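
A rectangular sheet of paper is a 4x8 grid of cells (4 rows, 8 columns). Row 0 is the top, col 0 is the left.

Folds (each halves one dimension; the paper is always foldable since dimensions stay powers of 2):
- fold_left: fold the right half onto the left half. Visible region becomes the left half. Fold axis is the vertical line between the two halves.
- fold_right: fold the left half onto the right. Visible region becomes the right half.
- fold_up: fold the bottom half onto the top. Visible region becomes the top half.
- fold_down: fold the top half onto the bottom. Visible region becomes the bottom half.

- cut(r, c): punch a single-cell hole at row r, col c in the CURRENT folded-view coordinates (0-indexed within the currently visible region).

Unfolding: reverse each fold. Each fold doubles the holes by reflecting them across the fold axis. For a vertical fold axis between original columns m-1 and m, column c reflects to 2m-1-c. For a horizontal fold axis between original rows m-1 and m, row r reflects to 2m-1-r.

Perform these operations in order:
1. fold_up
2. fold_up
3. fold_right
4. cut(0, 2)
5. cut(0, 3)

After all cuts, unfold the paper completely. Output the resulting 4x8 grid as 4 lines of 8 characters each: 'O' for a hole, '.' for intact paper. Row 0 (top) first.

Answer: OO....OO
OO....OO
OO....OO
OO....OO

Derivation:
Op 1 fold_up: fold axis h@2; visible region now rows[0,2) x cols[0,8) = 2x8
Op 2 fold_up: fold axis h@1; visible region now rows[0,1) x cols[0,8) = 1x8
Op 3 fold_right: fold axis v@4; visible region now rows[0,1) x cols[4,8) = 1x4
Op 4 cut(0, 2): punch at orig (0,6); cuts so far [(0, 6)]; region rows[0,1) x cols[4,8) = 1x4
Op 5 cut(0, 3): punch at orig (0,7); cuts so far [(0, 6), (0, 7)]; region rows[0,1) x cols[4,8) = 1x4
Unfold 1 (reflect across v@4): 4 holes -> [(0, 0), (0, 1), (0, 6), (0, 7)]
Unfold 2 (reflect across h@1): 8 holes -> [(0, 0), (0, 1), (0, 6), (0, 7), (1, 0), (1, 1), (1, 6), (1, 7)]
Unfold 3 (reflect across h@2): 16 holes -> [(0, 0), (0, 1), (0, 6), (0, 7), (1, 0), (1, 1), (1, 6), (1, 7), (2, 0), (2, 1), (2, 6), (2, 7), (3, 0), (3, 1), (3, 6), (3, 7)]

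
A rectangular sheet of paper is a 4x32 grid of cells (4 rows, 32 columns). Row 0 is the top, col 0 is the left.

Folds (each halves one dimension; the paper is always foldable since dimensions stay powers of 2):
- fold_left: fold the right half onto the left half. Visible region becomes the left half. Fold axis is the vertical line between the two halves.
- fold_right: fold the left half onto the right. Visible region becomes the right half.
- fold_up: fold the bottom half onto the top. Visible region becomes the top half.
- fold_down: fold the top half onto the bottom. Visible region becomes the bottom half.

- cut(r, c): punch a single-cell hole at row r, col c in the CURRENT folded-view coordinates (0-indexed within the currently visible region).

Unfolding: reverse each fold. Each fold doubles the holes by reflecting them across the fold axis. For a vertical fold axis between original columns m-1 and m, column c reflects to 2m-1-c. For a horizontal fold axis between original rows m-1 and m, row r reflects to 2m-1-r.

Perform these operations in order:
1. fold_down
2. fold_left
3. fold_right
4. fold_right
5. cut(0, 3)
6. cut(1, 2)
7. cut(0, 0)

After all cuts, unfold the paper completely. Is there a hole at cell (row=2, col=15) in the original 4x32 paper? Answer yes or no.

Answer: yes

Derivation:
Op 1 fold_down: fold axis h@2; visible region now rows[2,4) x cols[0,32) = 2x32
Op 2 fold_left: fold axis v@16; visible region now rows[2,4) x cols[0,16) = 2x16
Op 3 fold_right: fold axis v@8; visible region now rows[2,4) x cols[8,16) = 2x8
Op 4 fold_right: fold axis v@12; visible region now rows[2,4) x cols[12,16) = 2x4
Op 5 cut(0, 3): punch at orig (2,15); cuts so far [(2, 15)]; region rows[2,4) x cols[12,16) = 2x4
Op 6 cut(1, 2): punch at orig (3,14); cuts so far [(2, 15), (3, 14)]; region rows[2,4) x cols[12,16) = 2x4
Op 7 cut(0, 0): punch at orig (2,12); cuts so far [(2, 12), (2, 15), (3, 14)]; region rows[2,4) x cols[12,16) = 2x4
Unfold 1 (reflect across v@12): 6 holes -> [(2, 8), (2, 11), (2, 12), (2, 15), (3, 9), (3, 14)]
Unfold 2 (reflect across v@8): 12 holes -> [(2, 0), (2, 3), (2, 4), (2, 7), (2, 8), (2, 11), (2, 12), (2, 15), (3, 1), (3, 6), (3, 9), (3, 14)]
Unfold 3 (reflect across v@16): 24 holes -> [(2, 0), (2, 3), (2, 4), (2, 7), (2, 8), (2, 11), (2, 12), (2, 15), (2, 16), (2, 19), (2, 20), (2, 23), (2, 24), (2, 27), (2, 28), (2, 31), (3, 1), (3, 6), (3, 9), (3, 14), (3, 17), (3, 22), (3, 25), (3, 30)]
Unfold 4 (reflect across h@2): 48 holes -> [(0, 1), (0, 6), (0, 9), (0, 14), (0, 17), (0, 22), (0, 25), (0, 30), (1, 0), (1, 3), (1, 4), (1, 7), (1, 8), (1, 11), (1, 12), (1, 15), (1, 16), (1, 19), (1, 20), (1, 23), (1, 24), (1, 27), (1, 28), (1, 31), (2, 0), (2, 3), (2, 4), (2, 7), (2, 8), (2, 11), (2, 12), (2, 15), (2, 16), (2, 19), (2, 20), (2, 23), (2, 24), (2, 27), (2, 28), (2, 31), (3, 1), (3, 6), (3, 9), (3, 14), (3, 17), (3, 22), (3, 25), (3, 30)]
Holes: [(0, 1), (0, 6), (0, 9), (0, 14), (0, 17), (0, 22), (0, 25), (0, 30), (1, 0), (1, 3), (1, 4), (1, 7), (1, 8), (1, 11), (1, 12), (1, 15), (1, 16), (1, 19), (1, 20), (1, 23), (1, 24), (1, 27), (1, 28), (1, 31), (2, 0), (2, 3), (2, 4), (2, 7), (2, 8), (2, 11), (2, 12), (2, 15), (2, 16), (2, 19), (2, 20), (2, 23), (2, 24), (2, 27), (2, 28), (2, 31), (3, 1), (3, 6), (3, 9), (3, 14), (3, 17), (3, 22), (3, 25), (3, 30)]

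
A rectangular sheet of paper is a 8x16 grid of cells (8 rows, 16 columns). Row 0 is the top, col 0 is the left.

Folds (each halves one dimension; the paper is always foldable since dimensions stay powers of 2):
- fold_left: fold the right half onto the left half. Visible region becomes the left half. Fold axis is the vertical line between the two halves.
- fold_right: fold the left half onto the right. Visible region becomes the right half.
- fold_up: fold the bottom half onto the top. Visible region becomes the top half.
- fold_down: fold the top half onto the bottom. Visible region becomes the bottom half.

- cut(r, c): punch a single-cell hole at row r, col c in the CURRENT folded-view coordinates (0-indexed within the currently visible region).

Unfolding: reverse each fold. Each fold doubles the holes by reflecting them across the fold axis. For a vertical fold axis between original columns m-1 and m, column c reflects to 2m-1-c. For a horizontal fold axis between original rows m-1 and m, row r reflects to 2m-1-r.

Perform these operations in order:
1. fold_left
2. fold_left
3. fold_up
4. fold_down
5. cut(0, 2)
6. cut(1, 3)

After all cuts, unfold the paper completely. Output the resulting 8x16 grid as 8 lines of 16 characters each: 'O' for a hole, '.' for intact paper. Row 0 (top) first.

Op 1 fold_left: fold axis v@8; visible region now rows[0,8) x cols[0,8) = 8x8
Op 2 fold_left: fold axis v@4; visible region now rows[0,8) x cols[0,4) = 8x4
Op 3 fold_up: fold axis h@4; visible region now rows[0,4) x cols[0,4) = 4x4
Op 4 fold_down: fold axis h@2; visible region now rows[2,4) x cols[0,4) = 2x4
Op 5 cut(0, 2): punch at orig (2,2); cuts so far [(2, 2)]; region rows[2,4) x cols[0,4) = 2x4
Op 6 cut(1, 3): punch at orig (3,3); cuts so far [(2, 2), (3, 3)]; region rows[2,4) x cols[0,4) = 2x4
Unfold 1 (reflect across h@2): 4 holes -> [(0, 3), (1, 2), (2, 2), (3, 3)]
Unfold 2 (reflect across h@4): 8 holes -> [(0, 3), (1, 2), (2, 2), (3, 3), (4, 3), (5, 2), (6, 2), (7, 3)]
Unfold 3 (reflect across v@4): 16 holes -> [(0, 3), (0, 4), (1, 2), (1, 5), (2, 2), (2, 5), (3, 3), (3, 4), (4, 3), (4, 4), (5, 2), (5, 5), (6, 2), (6, 5), (7, 3), (7, 4)]
Unfold 4 (reflect across v@8): 32 holes -> [(0, 3), (0, 4), (0, 11), (0, 12), (1, 2), (1, 5), (1, 10), (1, 13), (2, 2), (2, 5), (2, 10), (2, 13), (3, 3), (3, 4), (3, 11), (3, 12), (4, 3), (4, 4), (4, 11), (4, 12), (5, 2), (5, 5), (5, 10), (5, 13), (6, 2), (6, 5), (6, 10), (6, 13), (7, 3), (7, 4), (7, 11), (7, 12)]

Answer: ...OO......OO...
..O..O....O..O..
..O..O....O..O..
...OO......OO...
...OO......OO...
..O..O....O..O..
..O..O....O..O..
...OO......OO...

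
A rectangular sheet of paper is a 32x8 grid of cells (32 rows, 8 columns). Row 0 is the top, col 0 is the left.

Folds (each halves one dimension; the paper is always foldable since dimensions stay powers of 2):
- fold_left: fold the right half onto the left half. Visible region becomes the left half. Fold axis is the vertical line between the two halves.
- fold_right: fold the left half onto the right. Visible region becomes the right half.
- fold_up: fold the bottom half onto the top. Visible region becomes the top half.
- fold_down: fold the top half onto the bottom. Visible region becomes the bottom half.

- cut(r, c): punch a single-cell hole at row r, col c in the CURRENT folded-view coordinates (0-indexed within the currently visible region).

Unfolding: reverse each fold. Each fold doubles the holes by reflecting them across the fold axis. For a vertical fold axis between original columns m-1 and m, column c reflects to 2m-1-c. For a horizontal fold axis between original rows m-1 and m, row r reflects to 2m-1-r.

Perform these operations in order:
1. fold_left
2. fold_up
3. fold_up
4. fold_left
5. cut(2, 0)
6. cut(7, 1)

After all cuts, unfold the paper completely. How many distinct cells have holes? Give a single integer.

Answer: 32

Derivation:
Op 1 fold_left: fold axis v@4; visible region now rows[0,32) x cols[0,4) = 32x4
Op 2 fold_up: fold axis h@16; visible region now rows[0,16) x cols[0,4) = 16x4
Op 3 fold_up: fold axis h@8; visible region now rows[0,8) x cols[0,4) = 8x4
Op 4 fold_left: fold axis v@2; visible region now rows[0,8) x cols[0,2) = 8x2
Op 5 cut(2, 0): punch at orig (2,0); cuts so far [(2, 0)]; region rows[0,8) x cols[0,2) = 8x2
Op 6 cut(7, 1): punch at orig (7,1); cuts so far [(2, 0), (7, 1)]; region rows[0,8) x cols[0,2) = 8x2
Unfold 1 (reflect across v@2): 4 holes -> [(2, 0), (2, 3), (7, 1), (7, 2)]
Unfold 2 (reflect across h@8): 8 holes -> [(2, 0), (2, 3), (7, 1), (7, 2), (8, 1), (8, 2), (13, 0), (13, 3)]
Unfold 3 (reflect across h@16): 16 holes -> [(2, 0), (2, 3), (7, 1), (7, 2), (8, 1), (8, 2), (13, 0), (13, 3), (18, 0), (18, 3), (23, 1), (23, 2), (24, 1), (24, 2), (29, 0), (29, 3)]
Unfold 4 (reflect across v@4): 32 holes -> [(2, 0), (2, 3), (2, 4), (2, 7), (7, 1), (7, 2), (7, 5), (7, 6), (8, 1), (8, 2), (8, 5), (8, 6), (13, 0), (13, 3), (13, 4), (13, 7), (18, 0), (18, 3), (18, 4), (18, 7), (23, 1), (23, 2), (23, 5), (23, 6), (24, 1), (24, 2), (24, 5), (24, 6), (29, 0), (29, 3), (29, 4), (29, 7)]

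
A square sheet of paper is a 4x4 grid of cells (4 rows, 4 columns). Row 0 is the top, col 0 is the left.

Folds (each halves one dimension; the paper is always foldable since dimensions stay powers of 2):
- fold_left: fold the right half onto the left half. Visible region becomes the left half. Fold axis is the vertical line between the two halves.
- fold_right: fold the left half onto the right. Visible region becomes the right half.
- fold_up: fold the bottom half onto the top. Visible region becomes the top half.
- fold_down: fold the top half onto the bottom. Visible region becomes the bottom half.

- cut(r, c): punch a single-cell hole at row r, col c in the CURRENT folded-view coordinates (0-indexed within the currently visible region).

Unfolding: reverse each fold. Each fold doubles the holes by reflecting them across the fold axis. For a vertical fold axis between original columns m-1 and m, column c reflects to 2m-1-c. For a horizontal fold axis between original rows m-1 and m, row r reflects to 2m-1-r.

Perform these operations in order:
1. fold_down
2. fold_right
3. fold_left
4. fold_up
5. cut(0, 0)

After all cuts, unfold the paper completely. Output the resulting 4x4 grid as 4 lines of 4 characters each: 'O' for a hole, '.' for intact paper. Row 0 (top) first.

Answer: OOOO
OOOO
OOOO
OOOO

Derivation:
Op 1 fold_down: fold axis h@2; visible region now rows[2,4) x cols[0,4) = 2x4
Op 2 fold_right: fold axis v@2; visible region now rows[2,4) x cols[2,4) = 2x2
Op 3 fold_left: fold axis v@3; visible region now rows[2,4) x cols[2,3) = 2x1
Op 4 fold_up: fold axis h@3; visible region now rows[2,3) x cols[2,3) = 1x1
Op 5 cut(0, 0): punch at orig (2,2); cuts so far [(2, 2)]; region rows[2,3) x cols[2,3) = 1x1
Unfold 1 (reflect across h@3): 2 holes -> [(2, 2), (3, 2)]
Unfold 2 (reflect across v@3): 4 holes -> [(2, 2), (2, 3), (3, 2), (3, 3)]
Unfold 3 (reflect across v@2): 8 holes -> [(2, 0), (2, 1), (2, 2), (2, 3), (3, 0), (3, 1), (3, 2), (3, 3)]
Unfold 4 (reflect across h@2): 16 holes -> [(0, 0), (0, 1), (0, 2), (0, 3), (1, 0), (1, 1), (1, 2), (1, 3), (2, 0), (2, 1), (2, 2), (2, 3), (3, 0), (3, 1), (3, 2), (3, 3)]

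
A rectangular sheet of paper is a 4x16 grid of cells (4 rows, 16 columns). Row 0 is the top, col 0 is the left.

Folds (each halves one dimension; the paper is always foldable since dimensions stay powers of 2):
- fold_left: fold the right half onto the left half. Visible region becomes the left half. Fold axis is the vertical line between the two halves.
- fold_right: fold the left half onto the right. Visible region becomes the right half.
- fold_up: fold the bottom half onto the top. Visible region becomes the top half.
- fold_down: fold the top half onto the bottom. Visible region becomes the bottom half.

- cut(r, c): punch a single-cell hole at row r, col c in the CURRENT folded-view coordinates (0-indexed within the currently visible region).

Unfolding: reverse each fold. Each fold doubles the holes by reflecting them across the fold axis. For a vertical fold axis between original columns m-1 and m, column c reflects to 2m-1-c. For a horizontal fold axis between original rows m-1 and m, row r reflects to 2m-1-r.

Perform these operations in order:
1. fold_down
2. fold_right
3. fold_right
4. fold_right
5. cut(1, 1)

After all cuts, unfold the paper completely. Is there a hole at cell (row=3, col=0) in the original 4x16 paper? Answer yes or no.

Op 1 fold_down: fold axis h@2; visible region now rows[2,4) x cols[0,16) = 2x16
Op 2 fold_right: fold axis v@8; visible region now rows[2,4) x cols[8,16) = 2x8
Op 3 fold_right: fold axis v@12; visible region now rows[2,4) x cols[12,16) = 2x4
Op 4 fold_right: fold axis v@14; visible region now rows[2,4) x cols[14,16) = 2x2
Op 5 cut(1, 1): punch at orig (3,15); cuts so far [(3, 15)]; region rows[2,4) x cols[14,16) = 2x2
Unfold 1 (reflect across v@14): 2 holes -> [(3, 12), (3, 15)]
Unfold 2 (reflect across v@12): 4 holes -> [(3, 8), (3, 11), (3, 12), (3, 15)]
Unfold 3 (reflect across v@8): 8 holes -> [(3, 0), (3, 3), (3, 4), (3, 7), (3, 8), (3, 11), (3, 12), (3, 15)]
Unfold 4 (reflect across h@2): 16 holes -> [(0, 0), (0, 3), (0, 4), (0, 7), (0, 8), (0, 11), (0, 12), (0, 15), (3, 0), (3, 3), (3, 4), (3, 7), (3, 8), (3, 11), (3, 12), (3, 15)]
Holes: [(0, 0), (0, 3), (0, 4), (0, 7), (0, 8), (0, 11), (0, 12), (0, 15), (3, 0), (3, 3), (3, 4), (3, 7), (3, 8), (3, 11), (3, 12), (3, 15)]

Answer: yes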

======

- [Your assignment]: Both the first line of the records above and the line containing "A rectangular sheet of paper is a 4x32" are to be transcribed exactly, together with every line between them, and nothing else.

- [Response area]:
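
A rectangular sheet of paper is a 4x8 grid of cells (4 rows, 8 columns). Row 0 is the top, col 0 is the left.

Folds (each halves one dimension; the paper is always foldable since dimensions stay powers of 2):
- fold_left: fold the right half onto the left half. Visible region becomes the left half. Fold axis is the vertical line between the two halves.
- fold_right: fold the left half onto the right. Visible region becomes the right half.
- fold_up: fold the bottom half onto the top. Visible region becomes the top half.
- fold_down: fold the top half onto the bottom. Visible region becomes the bottom half.

- cut(r, c): punch a single-cell hole at row r, col c in the CURRENT folded-view coordinates (0-indexed within the currently visible region).

Unfolding: reverse each fold. Each fold doubles the holes by reflecting them across the fold axis. For a vertical fold axis between original columns m-1 and m, column c reflects to 2m-1-c. For a horizontal fold axis between original rows m-1 and m, row r reflects to 2m-1-r.

Perform these operations in order:
1. fold_up
2. fold_up
3. fold_right
4. cut(0, 2)
5. cut(0, 3)

After all cuts, unfold the paper completely. Output the resulting 4x8 grid as 4 lines of 8 characters each: 'O' for a hole, '.' for intact paper. Row 0 (top) first.

Answer: OO....OO
OO....OO
OO....OO
OO....OO

Derivation:
Op 1 fold_up: fold axis h@2; visible region now rows[0,2) x cols[0,8) = 2x8
Op 2 fold_up: fold axis h@1; visible region now rows[0,1) x cols[0,8) = 1x8
Op 3 fold_right: fold axis v@4; visible region now rows[0,1) x cols[4,8) = 1x4
Op 4 cut(0, 2): punch at orig (0,6); cuts so far [(0, 6)]; region rows[0,1) x cols[4,8) = 1x4
Op 5 cut(0, 3): punch at orig (0,7); cuts so far [(0, 6), (0, 7)]; region rows[0,1) x cols[4,8) = 1x4
Unfold 1 (reflect across v@4): 4 holes -> [(0, 0), (0, 1), (0, 6), (0, 7)]
Unfold 2 (reflect across h@1): 8 holes -> [(0, 0), (0, 1), (0, 6), (0, 7), (1, 0), (1, 1), (1, 6), (1, 7)]
Unfold 3 (reflect across h@2): 16 holes -> [(0, 0), (0, 1), (0, 6), (0, 7), (1, 0), (1, 1), (1, 6), (1, 7), (2, 0), (2, 1), (2, 6), (2, 7), (3, 0), (3, 1), (3, 6), (3, 7)]

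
A rectangular sheet of paper is a 4x32 grid of cells (4 rows, 32 columns). Row 0 is the top, col 0 is the left.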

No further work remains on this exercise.